In the entries below, find the line containing "Let T: ℝ → ℝ, T(x)". Write out that line and all lines after it, exactly, and nothing else.

INPUT RECORDS:
--------------------------------

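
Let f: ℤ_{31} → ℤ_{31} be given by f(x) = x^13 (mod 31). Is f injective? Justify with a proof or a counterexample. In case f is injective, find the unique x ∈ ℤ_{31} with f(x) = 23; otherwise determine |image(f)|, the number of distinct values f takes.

Since 31 is prime, the nonzero elements of ℤ_{31} form a cyclic group of order 30.
As gcd(13, 30) = 1, raising to the 13th power is a bijection on this group: if u^13 ≡ v^13 then (uv^{−1})^13 = 1, and the only element of order dividing gcd(13, 30) = 1 is 1, so u = v.
With f(0) = 0 this makes f injective on all of ℤ_{31}, hence bijective (finite equal-size domain and codomain). In particular f is injective.
Since f is injective, we find the preimage of 23. The inverse of x ↦ x^13 on (ℤ_{31})^× is x ↦ x^7, because 13·7 = 91 = 3·30 + 1 ≡ 1 (mod 30) and x^{30} = 1 for x ≠ 0 (Fermat). So f⁻¹(23) = 23^7 mod 31.
Repeated squaring mod 31: 23^1 ≡ 23, 23^2 ≡ 23² = 529 ≡ 2, 23^4 ≡ 2² = 4. Since 7 = 4 + 2 + 1, 23^7 ≡ 4·2·23: 4·2 = 8, then 8·23 = 184 ≡ 29. So 23^7 ≡ 29 (mod 31).
Hence f⁻¹(23) = 29.

29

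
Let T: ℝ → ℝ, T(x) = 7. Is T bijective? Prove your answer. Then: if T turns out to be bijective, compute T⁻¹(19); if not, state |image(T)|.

1

T(0) = 7 = T(1) with 0 ≠ 1, so T is not injective, hence not bijective.
Since T is not bijective, we state |image(T)|: the image of T is {7}, which has 1 element.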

--------------------------------

RESPONSE:
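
Let T: ℝ → ℝ, T(x) = 7. Is T bijective? Prove your answer. Then: if T turns out to be bijective, compute T⁻¹(19); if not, state |image(T)|.

1

T(0) = 7 = T(1) with 0 ≠ 1, so T is not injective, hence not bijective.
Since T is not bijective, we state |image(T)|: the image of T is {7}, which has 1 element.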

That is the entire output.